ABOUT THIS EXERCISE:
Show every line in the entries below where the word "valued" appears.

STORED DATA section start

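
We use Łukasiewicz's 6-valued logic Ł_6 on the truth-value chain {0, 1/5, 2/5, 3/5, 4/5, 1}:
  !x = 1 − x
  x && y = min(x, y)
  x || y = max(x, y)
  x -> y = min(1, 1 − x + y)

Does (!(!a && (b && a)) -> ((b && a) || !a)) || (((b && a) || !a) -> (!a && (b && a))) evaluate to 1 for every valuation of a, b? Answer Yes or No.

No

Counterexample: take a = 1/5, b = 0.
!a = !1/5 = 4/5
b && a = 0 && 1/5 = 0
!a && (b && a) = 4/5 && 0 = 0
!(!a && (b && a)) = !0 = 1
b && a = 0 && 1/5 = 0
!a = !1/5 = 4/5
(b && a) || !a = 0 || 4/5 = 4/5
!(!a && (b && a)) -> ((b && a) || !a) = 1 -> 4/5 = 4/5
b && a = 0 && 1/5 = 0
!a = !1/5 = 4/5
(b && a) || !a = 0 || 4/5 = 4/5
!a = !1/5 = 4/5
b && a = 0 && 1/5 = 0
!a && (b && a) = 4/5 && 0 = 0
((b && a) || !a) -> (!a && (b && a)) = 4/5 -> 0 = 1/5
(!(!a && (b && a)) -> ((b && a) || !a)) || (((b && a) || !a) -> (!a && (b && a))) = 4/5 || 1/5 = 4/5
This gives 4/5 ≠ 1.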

STORED DATA section end
STORED DATA section start

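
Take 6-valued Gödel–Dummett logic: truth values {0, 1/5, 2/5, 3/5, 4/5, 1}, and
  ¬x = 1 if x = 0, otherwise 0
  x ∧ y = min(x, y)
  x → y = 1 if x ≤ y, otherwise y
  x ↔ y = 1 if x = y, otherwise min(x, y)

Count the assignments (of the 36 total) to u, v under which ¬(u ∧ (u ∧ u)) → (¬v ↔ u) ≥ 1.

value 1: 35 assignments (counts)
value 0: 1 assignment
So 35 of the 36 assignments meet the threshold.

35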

STORED DATA section end

SOLUTION FOR THIS TASK:
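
We use Łukasiewicz's 6-valued logic Ł_6 on the truth-value chain {0, 1/5, 2/5, 3/5, 4/5, 1}:
Take 6-valued Gödel–Dummett logic: truth values {0, 1/5, 2/5, 3/5, 4/5, 1}, and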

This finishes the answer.